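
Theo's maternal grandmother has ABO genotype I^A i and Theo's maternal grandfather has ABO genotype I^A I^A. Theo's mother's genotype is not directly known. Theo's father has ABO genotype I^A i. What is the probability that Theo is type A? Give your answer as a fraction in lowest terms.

7/8

Theo's mother's ABO genotype from I^A i × I^A I^A: 1/2 I^A I^A, 1/2 I^A i.
Crossing each possibility with the father I^A i and summing P(type A): 1/2·1 + 1/2·3/4 = 7/8.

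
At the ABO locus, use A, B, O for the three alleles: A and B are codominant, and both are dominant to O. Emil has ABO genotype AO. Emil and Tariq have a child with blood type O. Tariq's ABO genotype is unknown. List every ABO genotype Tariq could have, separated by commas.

For each candidate genotype of Tariq, check whether crossing it with AO can produce every observed child phenotype.
  AA → possible child types {A} ✗
  AB → possible child types {A, B, AB} ✗
  AO → possible child types {O, A} ✓
  BB → possible child types {B, AB} ✗
  BO → possible child types {O, A, B, AB} ✓
  OO → possible child types {O, A} ✓

AO, BO, OO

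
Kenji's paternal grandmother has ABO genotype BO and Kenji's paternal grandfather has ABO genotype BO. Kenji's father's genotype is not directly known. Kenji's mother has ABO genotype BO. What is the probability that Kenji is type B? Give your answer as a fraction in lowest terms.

3/4

Kenji's father's ABO genotype from BO × BO: 1/4 BB, 1/2 BO, 1/4 OO.
Crossing each possibility with the mother BO and summing P(type B): 1/4·1 + 1/2·3/4 + 1/4·1/2 = 3/4.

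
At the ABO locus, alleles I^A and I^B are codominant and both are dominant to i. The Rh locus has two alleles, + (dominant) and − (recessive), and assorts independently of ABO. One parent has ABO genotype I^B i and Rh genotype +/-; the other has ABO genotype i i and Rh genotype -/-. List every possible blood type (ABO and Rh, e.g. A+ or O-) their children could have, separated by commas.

O+, O-, B+, B-

Gametes from I^B i × i i give offspring ABO genotypes I^B i, i i, i.e. phenotypes O, B.
Rh cross +/- × -/- → phenotypes Rh+, Rh-.
Combining independently: O+, O-, B+, B-.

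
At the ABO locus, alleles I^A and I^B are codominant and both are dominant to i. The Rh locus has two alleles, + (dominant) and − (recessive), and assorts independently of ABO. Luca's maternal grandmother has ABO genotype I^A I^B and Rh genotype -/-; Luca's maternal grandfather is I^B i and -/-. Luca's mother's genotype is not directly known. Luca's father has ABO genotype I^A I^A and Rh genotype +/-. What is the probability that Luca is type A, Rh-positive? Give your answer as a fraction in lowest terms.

1/4

Luca's mother's ABO genotype from I^A I^B × I^B i: 1/4 I^A I^B, 1/4 I^A i, 1/4 I^B I^B, 1/4 I^B i.
Crossing each possibility with the father I^A I^A and summing P(type A): 1/4·1/2 + 1/4·1 + 1/4·0 + 1/4·1/2 = 1/2.
Similarly for Rh via the mother's Rh distribution: P(Rh+) = 1/2.
Independent loci: 1/2 × 1/2 = 1/4.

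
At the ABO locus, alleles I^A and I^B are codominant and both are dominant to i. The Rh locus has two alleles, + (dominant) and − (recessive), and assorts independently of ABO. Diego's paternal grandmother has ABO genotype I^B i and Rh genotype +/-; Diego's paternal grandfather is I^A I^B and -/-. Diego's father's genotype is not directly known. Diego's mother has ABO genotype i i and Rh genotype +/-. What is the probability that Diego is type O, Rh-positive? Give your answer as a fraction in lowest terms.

Diego's father's ABO genotype from I^B i × I^A I^B: 1/4 I^A I^B, 1/4 I^A i, 1/4 I^B I^B, 1/4 I^B i.
Crossing each possibility with the mother i i and summing P(type O): 1/4·0 + 1/4·1/2 + 1/4·0 + 1/4·1/2 = 1/4.
Similarly for Rh via the father's Rh distribution: P(Rh+) = 5/8.
Independent loci: 1/4 × 5/8 = 5/32.

5/32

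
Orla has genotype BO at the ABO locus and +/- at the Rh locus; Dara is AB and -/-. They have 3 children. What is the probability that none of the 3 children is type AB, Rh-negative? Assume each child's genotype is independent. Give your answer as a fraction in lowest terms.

343/512

ABO cross BO × AB → 1/4 A, 1/2 B, 1/4 AB.
Rh cross +/- × -/- → 1/2 Rh+, 1/2 Rh-; so P(type AB, Rh-negative) = 1/4 × 1/2 = 1/8 per child.
P(not type AB, Rh-negative) = 7/8 for one child; (7/8)^3 = 343/512.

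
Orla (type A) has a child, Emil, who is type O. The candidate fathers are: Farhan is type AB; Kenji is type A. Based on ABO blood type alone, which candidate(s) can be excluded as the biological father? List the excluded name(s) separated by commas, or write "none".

Farhan

A candidate is excluded only if no genotype consistent with his phenotype could produce a type O child with a type A mother.
Farhan (type AB): no genotype consistent with that phenotype can produce a type-O child with a type-A mother.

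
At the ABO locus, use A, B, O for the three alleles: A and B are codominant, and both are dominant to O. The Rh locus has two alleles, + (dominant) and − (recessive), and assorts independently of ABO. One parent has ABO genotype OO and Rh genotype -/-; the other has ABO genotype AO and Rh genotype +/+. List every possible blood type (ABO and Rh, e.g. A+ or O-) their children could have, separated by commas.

O+, A+

Gametes from OO × AO give offspring ABO genotypes AO, OO, i.e. phenotypes O, A.
Rh cross -/- × +/+ → phenotypes Rh+.
Combining independently: O+, A+.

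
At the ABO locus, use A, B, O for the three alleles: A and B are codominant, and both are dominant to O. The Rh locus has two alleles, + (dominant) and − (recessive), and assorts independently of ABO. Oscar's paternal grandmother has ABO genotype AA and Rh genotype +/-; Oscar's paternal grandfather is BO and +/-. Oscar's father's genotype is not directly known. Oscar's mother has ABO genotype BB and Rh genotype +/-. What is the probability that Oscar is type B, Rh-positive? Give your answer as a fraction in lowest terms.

Oscar's father's ABO genotype from AA × BO: 1/2 AB, 1/2 AO.
Crossing each possibility with the mother BB and summing P(type B): 1/2·1/2 + 1/2·1/2 = 1/2.
Similarly for Rh via the father's Rh distribution: P(Rh+) = 3/4.
Independent loci: 1/2 × 3/4 = 3/8.

3/8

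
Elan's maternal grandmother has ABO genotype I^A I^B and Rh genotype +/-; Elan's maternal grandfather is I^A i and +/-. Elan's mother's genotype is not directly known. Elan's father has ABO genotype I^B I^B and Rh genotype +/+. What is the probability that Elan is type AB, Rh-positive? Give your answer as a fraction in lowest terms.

1/2

Elan's mother's ABO genotype from I^A I^B × I^A i: 1/4 I^A I^A, 1/4 I^A I^B, 1/4 I^A i, 1/4 I^B i.
Crossing each possibility with the father I^B I^B and summing P(type AB): 1/4·1 + 1/4·1/2 + 1/4·1/2 + 1/4·0 = 1/2.
Similarly for Rh via the mother's Rh distribution: P(Rh+) = 1.
Independent loci: 1/2 × 1 = 1/2.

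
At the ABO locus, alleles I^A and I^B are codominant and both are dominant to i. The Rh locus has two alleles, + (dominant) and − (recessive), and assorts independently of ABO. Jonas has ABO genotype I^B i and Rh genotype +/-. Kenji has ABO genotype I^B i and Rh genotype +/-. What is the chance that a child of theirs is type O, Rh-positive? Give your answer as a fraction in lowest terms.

ABO cross I^B i × I^B i → offspring phenotypes: 1/4 O, 3/4 B.
Rh cross +/- × +/- → 3/4 Rh+, 1/4 Rh-.
Independent loci: P(type O, Rh-positive) = 1/4 × 3/4 = 3/16.

3/16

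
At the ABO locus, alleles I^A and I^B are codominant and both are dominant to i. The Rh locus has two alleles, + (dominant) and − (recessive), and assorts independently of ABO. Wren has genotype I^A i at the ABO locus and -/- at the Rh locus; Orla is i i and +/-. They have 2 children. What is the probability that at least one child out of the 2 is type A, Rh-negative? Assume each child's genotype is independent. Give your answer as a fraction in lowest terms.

7/16

ABO cross I^A i × i i → 1/2 O, 1/2 A.
Rh cross -/- × +/- → 1/2 Rh+, 1/2 Rh-; so P(type A, Rh-negative) = 1/2 × 1/2 = 1/4 per child.
P(none) = (3/4)^2 = 9/16; P(at least one) = 1 − 9/16 = 7/16.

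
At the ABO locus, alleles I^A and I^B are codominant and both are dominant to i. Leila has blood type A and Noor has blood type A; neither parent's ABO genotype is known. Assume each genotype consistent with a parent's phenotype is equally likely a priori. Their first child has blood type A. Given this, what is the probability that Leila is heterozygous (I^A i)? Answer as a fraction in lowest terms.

7/15

Possible genotypes: Leila ∈ {I^A I^A, I^A i}; Noor ∈ {I^A I^A, I^A i}.
Weight each parental genotype pair by prior × P(type-A child):
  I^A I^A × I^A I^A: posterior weight 4/15.
  I^A I^A × I^A i: posterior weight 4/15.
  I^A i × I^A I^A: posterior weight 4/15.
  I^A i × I^A i: posterior weight 1/5.
Sum the posterior weight over pairs where Leila is I^A i: 7/15.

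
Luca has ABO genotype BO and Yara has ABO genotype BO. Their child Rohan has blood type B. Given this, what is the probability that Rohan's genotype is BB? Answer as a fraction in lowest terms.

Cross BO × BO → 1/4 BB, 1/2 BO, 1/4 OO.
Type-B genotypes among offspring: BB (1/4), BO (1/2); total 3/4.
P(BB | type B) = (1/4) / (3/4) = 1/3.

1/3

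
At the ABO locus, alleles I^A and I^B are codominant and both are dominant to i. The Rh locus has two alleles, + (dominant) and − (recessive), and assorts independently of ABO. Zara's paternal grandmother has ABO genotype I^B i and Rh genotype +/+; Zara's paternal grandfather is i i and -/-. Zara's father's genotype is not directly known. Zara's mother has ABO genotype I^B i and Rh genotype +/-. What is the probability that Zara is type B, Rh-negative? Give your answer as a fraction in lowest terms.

Zara's father's ABO genotype from I^B i × i i: 1/2 I^B i, 1/2 i i.
Crossing each possibility with the mother I^B i and summing P(type B): 1/2·3/4 + 1/2·1/2 = 5/8.
Similarly for Rh via the father's Rh distribution: P(Rh-) = 1/4.
Independent loci: 5/8 × 1/4 = 5/32.

5/32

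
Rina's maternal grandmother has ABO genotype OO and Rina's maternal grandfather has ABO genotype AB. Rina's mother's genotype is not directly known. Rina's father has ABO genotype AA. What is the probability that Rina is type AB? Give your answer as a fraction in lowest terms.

Rina's mother's ABO genotype from OO × AB: 1/2 AO, 1/2 BO.
Crossing each possibility with the father AA and summing P(type AB): 1/2·0 + 1/2·1/2 = 1/4.

1/4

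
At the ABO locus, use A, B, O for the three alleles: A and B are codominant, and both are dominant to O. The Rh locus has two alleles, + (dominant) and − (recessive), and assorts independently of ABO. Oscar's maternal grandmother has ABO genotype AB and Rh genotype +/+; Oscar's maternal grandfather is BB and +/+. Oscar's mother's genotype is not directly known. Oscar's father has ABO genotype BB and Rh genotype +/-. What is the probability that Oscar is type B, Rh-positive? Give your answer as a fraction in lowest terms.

Oscar's mother's ABO genotype from AB × BB: 1/2 AB, 1/2 BB.
Crossing each possibility with the father BB and summing P(type B): 1/2·1/2 + 1/2·1 = 3/4.
Similarly for Rh via the mother's Rh distribution: P(Rh+) = 1.
Independent loci: 3/4 × 1 = 3/4.

3/4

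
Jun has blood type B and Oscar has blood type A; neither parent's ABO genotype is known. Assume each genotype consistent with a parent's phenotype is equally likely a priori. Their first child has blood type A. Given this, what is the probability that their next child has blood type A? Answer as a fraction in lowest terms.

Possible genotypes: Jun ∈ {I^B I^B, I^B i}; Oscar ∈ {I^A I^A, I^A i}.
Weight each parental genotype pair by prior × P(type-A child):
  I^B i × I^A I^A: posterior weight 2/3; P(next child type A) = 1/2.
  I^B i × I^A i: posterior weight 1/3; P(next child type A) = 1/4.
Weighted sum = 5/12.

5/12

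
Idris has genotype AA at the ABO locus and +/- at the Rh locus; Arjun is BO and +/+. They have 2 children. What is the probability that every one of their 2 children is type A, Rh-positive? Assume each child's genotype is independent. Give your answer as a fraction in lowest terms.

ABO cross AA × BO → 1/2 A, 1/2 AB.
Rh cross +/- × +/+ → 1 Rh+; so P(type A, Rh-positive) = 1/2 × 1 = 1/2 per child.
All 2 independent: (1/2)^2 = 1/4.

1/4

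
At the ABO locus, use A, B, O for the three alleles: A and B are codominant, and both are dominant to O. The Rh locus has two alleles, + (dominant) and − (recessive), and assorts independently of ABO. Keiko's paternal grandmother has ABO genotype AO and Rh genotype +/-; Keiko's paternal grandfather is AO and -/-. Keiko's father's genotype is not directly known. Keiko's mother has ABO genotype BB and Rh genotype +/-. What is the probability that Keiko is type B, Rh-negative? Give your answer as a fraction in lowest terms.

Keiko's father's ABO genotype from AO × AO: 1/4 AA, 1/2 AO, 1/4 OO.
Crossing each possibility with the mother BB and summing P(type B): 1/4·0 + 1/2·1/2 + 1/4·1 = 1/2.
Similarly for Rh via the father's Rh distribution: P(Rh-) = 3/8.
Independent loci: 1/2 × 3/8 = 3/16.

3/16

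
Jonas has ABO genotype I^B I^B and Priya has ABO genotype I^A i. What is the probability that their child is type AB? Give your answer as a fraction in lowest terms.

1/2

ABO cross I^B I^B × I^A i → offspring phenotypes: 1/2 B, 1/2 AB.
So P(type AB) = 1/2.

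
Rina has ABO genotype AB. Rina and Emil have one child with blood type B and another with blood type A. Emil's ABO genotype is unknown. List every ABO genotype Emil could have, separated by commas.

For each candidate genotype of Emil, check whether crossing it with AB can produce every observed child phenotype.
  AA → possible child types {A, AB} ✗
  AB → possible child types {A, B, AB} ✓
  AO → possible child types {A, B, AB} ✓
  BB → possible child types {B, AB} ✗
  BO → possible child types {A, B, AB} ✓
  OO → possible child types {A, B} ✓

AB, AO, BO, OO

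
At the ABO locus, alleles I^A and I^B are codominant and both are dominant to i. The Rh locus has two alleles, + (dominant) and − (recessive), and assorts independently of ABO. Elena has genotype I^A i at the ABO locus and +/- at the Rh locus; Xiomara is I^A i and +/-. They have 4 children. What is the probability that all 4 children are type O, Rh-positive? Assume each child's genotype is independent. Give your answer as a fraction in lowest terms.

ABO cross I^A i × I^A i → 1/4 O, 3/4 A.
Rh cross +/- × +/- → 3/4 Rh+, 1/4 Rh-; so P(type O, Rh-positive) = 1/4 × 3/4 = 3/16 per child.
All 4 independent: (3/16)^4 = 81/65536.

81/65536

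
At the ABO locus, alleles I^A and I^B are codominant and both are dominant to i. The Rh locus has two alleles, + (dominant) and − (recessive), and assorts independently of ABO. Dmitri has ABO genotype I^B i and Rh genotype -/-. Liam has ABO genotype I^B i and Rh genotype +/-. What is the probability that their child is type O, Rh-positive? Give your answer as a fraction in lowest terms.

ABO cross I^B i × I^B i → offspring phenotypes: 1/4 O, 3/4 B.
Rh cross -/- × +/- → 1/2 Rh+, 1/2 Rh-.
Independent loci: P(type O, Rh-positive) = 1/4 × 1/2 = 1/8.

1/8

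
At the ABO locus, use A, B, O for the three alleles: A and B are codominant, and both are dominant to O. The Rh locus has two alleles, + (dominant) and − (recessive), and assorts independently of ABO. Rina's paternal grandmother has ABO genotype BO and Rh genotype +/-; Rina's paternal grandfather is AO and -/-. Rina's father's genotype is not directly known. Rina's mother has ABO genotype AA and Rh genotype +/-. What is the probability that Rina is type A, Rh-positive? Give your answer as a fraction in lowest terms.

15/32

Rina's father's ABO genotype from BO × AO: 1/4 AB, 1/4 AO, 1/4 BO, 1/4 OO.
Crossing each possibility with the mother AA and summing P(type A): 1/4·1/2 + 1/4·1 + 1/4·1/2 + 1/4·1 = 3/4.
Similarly for Rh via the father's Rh distribution: P(Rh+) = 5/8.
Independent loci: 3/4 × 5/8 = 15/32.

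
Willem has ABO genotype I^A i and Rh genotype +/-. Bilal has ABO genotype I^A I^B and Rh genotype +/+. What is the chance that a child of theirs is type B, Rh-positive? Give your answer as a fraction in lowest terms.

ABO cross I^A i × I^A I^B → offspring phenotypes: 1/2 A, 1/4 B, 1/4 AB.
Rh cross +/- × +/+ → 1 Rh+.
Independent loci: P(type B, Rh-positive) = 1/4 × 1 = 1/4.

1/4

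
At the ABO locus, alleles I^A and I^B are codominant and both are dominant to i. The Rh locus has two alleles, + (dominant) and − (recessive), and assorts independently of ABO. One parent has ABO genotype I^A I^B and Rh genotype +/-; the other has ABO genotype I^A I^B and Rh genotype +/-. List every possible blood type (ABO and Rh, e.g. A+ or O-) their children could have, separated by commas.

Gametes from I^A I^B × I^A I^B give offspring ABO genotypes I^A I^A, I^A I^B, I^B I^B, i.e. phenotypes A, B, AB.
Rh cross +/- × +/- → phenotypes Rh+, Rh-.
Combining independently: A+, A-, B+, B-, AB+, AB-.

A+, A-, B+, B-, AB+, AB-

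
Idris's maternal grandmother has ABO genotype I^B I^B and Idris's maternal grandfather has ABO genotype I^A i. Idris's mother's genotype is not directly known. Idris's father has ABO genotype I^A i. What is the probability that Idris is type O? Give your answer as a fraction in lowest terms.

Idris's mother's ABO genotype from I^B I^B × I^A i: 1/2 I^A I^B, 1/2 I^B i.
Crossing each possibility with the father I^A i and summing P(type O): 1/2·0 + 1/2·1/4 = 1/8.

1/8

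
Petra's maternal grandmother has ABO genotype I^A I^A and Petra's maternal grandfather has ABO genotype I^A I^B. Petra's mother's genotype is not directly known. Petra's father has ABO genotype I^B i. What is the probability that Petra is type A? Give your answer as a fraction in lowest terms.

Petra's mother's ABO genotype from I^A I^A × I^A I^B: 1/2 I^A I^A, 1/2 I^A I^B.
Crossing each possibility with the father I^B i and summing P(type A): 1/2·1/2 + 1/2·1/4 = 3/8.

3/8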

■ What you should do
Would you give again, word for word, every line from the one with "Petra's maternal grandmother" through the final line of the listing above?

■ Solution for this exercise
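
Petra's maternal grandmother has ABO genotype I^A I^A and Petra's maternal grandfather has ABO genotype I^A I^B. Petra's mother's genotype is not directly known. Petra's father has ABO genotype I^B i. What is the probability that Petra is type A? Give your answer as a fraction in lowest terms.

Petra's mother's ABO genotype from I^A I^A × I^A I^B: 1/2 I^A I^A, 1/2 I^A I^B.
Crossing each possibility with the father I^B i and summing P(type A): 1/2·1/2 + 1/2·1/4 = 3/8.

3/8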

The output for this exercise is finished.